INPUT DATA below:

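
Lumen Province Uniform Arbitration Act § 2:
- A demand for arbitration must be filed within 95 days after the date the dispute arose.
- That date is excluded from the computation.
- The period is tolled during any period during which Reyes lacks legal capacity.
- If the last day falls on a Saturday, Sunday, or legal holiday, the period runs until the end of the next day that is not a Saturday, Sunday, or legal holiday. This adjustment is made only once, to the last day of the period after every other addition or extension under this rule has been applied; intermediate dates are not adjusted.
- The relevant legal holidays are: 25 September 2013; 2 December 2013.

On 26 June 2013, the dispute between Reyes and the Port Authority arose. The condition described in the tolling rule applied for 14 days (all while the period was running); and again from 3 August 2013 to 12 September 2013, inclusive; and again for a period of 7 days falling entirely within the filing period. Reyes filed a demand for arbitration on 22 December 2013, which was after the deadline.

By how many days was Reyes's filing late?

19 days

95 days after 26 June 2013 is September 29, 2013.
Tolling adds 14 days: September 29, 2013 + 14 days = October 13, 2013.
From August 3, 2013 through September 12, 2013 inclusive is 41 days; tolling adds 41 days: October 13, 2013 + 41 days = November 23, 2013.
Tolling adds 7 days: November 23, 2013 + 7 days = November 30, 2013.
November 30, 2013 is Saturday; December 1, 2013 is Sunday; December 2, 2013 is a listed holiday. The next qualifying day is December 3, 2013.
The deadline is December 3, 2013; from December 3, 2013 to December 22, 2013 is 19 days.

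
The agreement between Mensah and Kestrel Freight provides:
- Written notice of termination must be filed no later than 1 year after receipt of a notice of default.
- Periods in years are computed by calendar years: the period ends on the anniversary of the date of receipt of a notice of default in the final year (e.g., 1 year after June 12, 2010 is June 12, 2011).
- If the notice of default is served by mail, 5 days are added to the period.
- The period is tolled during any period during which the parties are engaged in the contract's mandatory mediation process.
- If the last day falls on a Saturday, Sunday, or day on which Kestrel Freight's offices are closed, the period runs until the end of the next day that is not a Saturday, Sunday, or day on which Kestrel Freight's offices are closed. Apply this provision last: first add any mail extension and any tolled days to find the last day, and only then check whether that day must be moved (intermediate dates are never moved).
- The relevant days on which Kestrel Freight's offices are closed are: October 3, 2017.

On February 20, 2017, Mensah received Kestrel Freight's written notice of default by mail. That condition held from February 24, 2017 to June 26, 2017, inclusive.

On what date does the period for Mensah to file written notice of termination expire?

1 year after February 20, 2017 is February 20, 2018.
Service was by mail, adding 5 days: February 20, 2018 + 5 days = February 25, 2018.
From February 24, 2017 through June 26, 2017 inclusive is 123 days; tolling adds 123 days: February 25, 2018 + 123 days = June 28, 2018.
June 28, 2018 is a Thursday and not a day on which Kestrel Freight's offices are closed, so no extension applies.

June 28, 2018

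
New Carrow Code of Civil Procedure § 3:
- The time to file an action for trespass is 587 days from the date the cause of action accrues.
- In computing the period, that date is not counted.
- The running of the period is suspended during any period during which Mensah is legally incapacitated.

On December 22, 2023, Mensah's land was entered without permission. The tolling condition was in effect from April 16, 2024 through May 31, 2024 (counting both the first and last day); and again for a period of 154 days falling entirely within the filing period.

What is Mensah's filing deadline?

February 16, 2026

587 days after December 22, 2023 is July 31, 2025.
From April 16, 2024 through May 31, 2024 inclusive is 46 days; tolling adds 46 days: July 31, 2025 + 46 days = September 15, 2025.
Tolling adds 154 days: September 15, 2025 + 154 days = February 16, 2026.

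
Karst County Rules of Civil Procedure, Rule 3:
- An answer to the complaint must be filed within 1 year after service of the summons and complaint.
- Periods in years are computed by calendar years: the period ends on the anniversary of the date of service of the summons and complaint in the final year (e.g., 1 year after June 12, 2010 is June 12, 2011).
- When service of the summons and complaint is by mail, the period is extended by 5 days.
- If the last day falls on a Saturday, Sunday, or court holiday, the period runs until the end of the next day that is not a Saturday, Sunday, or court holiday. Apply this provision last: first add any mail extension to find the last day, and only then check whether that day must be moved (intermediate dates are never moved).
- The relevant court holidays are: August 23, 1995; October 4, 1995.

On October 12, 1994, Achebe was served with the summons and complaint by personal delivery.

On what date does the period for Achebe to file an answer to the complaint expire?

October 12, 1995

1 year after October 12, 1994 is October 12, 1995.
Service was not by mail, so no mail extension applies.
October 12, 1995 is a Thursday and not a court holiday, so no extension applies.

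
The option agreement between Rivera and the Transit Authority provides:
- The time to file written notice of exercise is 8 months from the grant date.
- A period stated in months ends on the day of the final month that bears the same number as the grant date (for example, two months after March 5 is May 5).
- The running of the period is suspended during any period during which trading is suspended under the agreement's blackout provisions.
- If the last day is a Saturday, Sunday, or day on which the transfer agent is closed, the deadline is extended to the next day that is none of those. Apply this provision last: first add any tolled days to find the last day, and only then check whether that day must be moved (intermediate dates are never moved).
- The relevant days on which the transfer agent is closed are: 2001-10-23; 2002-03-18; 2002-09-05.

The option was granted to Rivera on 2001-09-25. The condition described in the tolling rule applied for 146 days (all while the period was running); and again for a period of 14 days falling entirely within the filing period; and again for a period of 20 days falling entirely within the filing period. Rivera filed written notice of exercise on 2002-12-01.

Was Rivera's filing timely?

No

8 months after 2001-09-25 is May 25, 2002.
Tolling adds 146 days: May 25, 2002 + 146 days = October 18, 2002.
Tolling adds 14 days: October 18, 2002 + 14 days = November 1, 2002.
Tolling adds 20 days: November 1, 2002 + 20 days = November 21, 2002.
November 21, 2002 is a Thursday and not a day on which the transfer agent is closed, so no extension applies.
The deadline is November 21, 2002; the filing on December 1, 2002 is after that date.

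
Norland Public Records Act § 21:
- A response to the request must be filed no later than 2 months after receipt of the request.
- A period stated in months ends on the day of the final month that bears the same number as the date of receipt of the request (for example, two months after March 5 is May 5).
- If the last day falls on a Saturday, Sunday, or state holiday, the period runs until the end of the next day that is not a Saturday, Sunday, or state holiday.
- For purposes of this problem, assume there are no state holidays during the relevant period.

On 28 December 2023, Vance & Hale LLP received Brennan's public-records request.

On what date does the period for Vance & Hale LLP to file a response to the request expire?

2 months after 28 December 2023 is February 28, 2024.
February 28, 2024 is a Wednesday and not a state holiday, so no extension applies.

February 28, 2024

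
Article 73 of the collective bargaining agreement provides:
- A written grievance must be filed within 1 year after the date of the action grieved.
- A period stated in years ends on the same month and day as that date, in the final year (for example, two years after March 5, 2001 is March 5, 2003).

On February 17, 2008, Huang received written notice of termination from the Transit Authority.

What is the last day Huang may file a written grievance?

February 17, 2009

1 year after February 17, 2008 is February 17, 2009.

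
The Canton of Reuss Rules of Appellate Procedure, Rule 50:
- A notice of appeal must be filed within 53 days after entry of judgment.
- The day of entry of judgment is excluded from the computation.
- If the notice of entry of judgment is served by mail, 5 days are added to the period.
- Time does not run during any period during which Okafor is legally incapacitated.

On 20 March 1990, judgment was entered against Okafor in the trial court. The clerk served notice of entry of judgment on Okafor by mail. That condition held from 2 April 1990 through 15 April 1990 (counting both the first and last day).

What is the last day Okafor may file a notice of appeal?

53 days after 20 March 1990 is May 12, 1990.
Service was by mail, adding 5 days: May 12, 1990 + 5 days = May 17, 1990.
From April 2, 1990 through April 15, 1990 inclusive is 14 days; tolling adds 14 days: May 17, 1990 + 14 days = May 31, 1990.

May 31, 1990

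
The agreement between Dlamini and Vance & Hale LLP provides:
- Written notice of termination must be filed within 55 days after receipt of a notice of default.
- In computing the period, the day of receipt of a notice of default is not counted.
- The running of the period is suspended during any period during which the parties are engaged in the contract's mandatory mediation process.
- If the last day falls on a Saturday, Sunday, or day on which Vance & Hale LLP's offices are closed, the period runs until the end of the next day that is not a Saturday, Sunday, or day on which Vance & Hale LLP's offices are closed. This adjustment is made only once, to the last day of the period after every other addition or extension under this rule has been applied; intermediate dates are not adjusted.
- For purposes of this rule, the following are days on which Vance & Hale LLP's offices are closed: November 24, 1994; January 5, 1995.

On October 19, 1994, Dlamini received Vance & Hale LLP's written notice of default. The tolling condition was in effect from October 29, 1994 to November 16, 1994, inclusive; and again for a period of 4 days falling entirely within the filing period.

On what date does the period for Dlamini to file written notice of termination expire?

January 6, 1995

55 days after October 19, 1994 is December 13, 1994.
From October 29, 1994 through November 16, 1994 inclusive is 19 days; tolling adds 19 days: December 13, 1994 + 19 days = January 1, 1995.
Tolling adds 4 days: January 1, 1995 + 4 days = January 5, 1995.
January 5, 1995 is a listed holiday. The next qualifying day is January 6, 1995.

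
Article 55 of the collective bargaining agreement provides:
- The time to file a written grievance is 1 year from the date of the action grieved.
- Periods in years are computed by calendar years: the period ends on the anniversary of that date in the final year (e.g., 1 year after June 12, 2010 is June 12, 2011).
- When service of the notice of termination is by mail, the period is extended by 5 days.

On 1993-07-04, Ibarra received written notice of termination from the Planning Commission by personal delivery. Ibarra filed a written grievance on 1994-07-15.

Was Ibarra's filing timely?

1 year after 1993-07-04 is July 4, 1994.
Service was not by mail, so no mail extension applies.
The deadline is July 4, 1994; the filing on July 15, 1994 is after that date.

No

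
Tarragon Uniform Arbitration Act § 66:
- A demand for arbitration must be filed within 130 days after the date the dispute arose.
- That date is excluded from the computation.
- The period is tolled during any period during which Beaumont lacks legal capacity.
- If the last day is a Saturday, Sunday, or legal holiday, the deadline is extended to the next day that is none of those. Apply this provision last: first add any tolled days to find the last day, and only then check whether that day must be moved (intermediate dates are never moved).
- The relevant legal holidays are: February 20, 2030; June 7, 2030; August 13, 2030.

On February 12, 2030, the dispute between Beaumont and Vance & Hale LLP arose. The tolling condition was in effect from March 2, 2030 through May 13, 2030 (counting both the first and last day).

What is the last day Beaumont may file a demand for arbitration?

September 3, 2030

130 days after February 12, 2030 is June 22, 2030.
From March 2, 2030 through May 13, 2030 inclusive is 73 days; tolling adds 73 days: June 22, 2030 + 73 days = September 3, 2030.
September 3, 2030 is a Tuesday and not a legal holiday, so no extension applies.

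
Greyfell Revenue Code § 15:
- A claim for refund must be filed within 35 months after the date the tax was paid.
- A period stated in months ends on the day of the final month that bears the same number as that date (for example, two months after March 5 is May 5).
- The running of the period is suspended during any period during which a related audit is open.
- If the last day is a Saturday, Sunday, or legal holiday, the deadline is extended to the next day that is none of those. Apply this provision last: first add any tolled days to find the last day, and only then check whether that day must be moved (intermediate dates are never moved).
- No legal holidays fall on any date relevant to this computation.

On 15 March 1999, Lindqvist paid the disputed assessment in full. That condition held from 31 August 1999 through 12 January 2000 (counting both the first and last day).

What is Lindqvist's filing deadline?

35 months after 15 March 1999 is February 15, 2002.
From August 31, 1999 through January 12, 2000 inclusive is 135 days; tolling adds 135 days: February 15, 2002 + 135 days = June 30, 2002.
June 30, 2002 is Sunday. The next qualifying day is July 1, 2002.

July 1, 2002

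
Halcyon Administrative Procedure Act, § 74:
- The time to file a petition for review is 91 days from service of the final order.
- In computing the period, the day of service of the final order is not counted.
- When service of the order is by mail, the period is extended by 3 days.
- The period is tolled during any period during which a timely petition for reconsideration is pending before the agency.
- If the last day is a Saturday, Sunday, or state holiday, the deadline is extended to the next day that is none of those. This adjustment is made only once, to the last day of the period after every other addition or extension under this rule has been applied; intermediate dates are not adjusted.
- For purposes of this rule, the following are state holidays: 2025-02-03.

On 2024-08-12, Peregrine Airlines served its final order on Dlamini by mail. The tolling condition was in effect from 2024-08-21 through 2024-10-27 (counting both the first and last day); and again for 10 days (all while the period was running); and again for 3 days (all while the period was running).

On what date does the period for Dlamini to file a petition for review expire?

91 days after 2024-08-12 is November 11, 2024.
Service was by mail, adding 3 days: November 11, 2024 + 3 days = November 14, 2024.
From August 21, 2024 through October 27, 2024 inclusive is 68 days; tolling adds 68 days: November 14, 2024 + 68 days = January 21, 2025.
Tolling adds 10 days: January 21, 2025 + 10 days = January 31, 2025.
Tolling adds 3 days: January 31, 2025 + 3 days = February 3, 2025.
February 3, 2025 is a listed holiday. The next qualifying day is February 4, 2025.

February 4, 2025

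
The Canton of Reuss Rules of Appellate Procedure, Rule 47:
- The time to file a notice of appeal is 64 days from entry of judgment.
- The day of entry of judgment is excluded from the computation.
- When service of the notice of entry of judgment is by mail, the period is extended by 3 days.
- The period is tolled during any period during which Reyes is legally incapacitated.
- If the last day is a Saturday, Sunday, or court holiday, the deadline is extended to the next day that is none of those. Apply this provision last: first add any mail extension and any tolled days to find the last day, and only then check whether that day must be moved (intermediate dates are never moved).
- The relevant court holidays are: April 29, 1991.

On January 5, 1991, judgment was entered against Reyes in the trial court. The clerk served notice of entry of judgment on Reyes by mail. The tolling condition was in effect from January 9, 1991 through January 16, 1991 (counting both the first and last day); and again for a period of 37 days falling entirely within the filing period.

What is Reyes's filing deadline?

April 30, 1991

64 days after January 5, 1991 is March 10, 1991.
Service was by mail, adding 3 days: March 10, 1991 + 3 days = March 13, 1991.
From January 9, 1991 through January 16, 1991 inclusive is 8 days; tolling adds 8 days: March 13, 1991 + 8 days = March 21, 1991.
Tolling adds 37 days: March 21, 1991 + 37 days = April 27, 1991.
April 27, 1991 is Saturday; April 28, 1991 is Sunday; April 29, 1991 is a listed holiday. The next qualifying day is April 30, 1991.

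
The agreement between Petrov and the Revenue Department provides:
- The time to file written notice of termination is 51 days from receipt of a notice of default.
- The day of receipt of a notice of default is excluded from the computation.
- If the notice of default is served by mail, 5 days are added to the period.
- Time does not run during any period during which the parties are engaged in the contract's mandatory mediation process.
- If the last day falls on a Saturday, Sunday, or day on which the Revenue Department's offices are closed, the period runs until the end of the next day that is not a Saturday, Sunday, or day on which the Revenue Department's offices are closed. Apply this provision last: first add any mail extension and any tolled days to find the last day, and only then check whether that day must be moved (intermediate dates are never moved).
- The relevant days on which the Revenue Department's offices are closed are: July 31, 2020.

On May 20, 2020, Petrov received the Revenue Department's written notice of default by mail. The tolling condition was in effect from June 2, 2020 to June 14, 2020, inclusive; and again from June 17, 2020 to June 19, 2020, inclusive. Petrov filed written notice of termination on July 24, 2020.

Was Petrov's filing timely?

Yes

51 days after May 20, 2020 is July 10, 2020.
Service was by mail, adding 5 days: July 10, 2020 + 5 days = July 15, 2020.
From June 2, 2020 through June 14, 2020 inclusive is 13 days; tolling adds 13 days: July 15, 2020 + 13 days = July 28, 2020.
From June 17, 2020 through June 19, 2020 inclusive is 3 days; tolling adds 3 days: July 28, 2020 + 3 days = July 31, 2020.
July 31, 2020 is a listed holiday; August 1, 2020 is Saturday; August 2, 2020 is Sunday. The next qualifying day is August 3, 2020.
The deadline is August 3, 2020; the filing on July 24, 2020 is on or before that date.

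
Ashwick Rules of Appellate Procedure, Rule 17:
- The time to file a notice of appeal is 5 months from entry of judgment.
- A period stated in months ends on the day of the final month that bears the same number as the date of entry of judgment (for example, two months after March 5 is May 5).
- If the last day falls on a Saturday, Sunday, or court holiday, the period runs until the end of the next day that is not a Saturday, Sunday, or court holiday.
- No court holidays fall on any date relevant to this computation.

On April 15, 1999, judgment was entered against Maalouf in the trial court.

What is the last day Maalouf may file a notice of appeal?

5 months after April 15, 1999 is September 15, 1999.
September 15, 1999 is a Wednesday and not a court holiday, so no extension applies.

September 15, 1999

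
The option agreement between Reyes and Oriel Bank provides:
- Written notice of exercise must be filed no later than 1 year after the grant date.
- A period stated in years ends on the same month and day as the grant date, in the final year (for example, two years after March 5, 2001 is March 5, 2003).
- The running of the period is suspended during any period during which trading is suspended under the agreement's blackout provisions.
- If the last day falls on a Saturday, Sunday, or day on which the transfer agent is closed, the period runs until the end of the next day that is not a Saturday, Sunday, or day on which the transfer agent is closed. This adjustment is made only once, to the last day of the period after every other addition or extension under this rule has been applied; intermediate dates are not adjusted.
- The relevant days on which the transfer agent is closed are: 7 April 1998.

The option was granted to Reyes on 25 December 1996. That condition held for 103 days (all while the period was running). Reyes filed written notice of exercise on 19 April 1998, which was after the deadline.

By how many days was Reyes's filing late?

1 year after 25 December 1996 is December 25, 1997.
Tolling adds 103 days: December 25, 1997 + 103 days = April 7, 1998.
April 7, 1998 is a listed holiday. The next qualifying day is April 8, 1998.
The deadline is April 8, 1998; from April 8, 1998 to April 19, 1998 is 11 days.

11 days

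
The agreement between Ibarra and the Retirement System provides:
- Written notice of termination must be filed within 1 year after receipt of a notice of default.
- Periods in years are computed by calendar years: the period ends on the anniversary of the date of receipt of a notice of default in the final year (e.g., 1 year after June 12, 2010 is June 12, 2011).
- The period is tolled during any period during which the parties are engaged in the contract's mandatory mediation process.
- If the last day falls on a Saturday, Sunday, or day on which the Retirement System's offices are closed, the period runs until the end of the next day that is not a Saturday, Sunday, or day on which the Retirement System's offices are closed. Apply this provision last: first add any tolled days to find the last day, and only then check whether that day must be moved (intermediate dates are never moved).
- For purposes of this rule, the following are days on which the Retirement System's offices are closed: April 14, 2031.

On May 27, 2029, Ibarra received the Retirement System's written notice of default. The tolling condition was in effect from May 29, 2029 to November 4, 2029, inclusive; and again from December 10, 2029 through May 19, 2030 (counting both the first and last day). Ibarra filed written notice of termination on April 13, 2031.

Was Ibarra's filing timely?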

End of INPUT DATA.

> **TRY IT**:
Please output only the lines from the first line of the entries through the line with "On 26 June 2013, the", both included, exactly as written.

> **TASK OUTPUT**:
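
Lumen Province Uniform Arbitration Act § 2:
- A demand for arbitration must be filed within 95 days after the date the dispute arose.
- That date is excluded from the computation.
- The period is tolled during any period during which Reyes lacks legal capacity.
- If the last day falls on a Saturday, Sunday, or legal holiday, the period runs until the end of the next day that is not a Saturday, Sunday, or legal holiday. This adjustment is made only once, to the last day of the period after every other addition or extension under this rule has been applied; intermediate dates are not adjusted.
- The relevant legal holidays are: 25 September 2013; 2 December 2013.

On 26 June 2013, the dispute between Reyes and the Port Authority arose. The condition described in the tolling rule applied for 14 days (all while the period was running); and again from 3 August 2013 to 12 September 2013, inclusive; and again for a period of 7 days falling entirely within the filing period. Reyes filed a demand for arbitration on 22 December 2013, which was after the deadline.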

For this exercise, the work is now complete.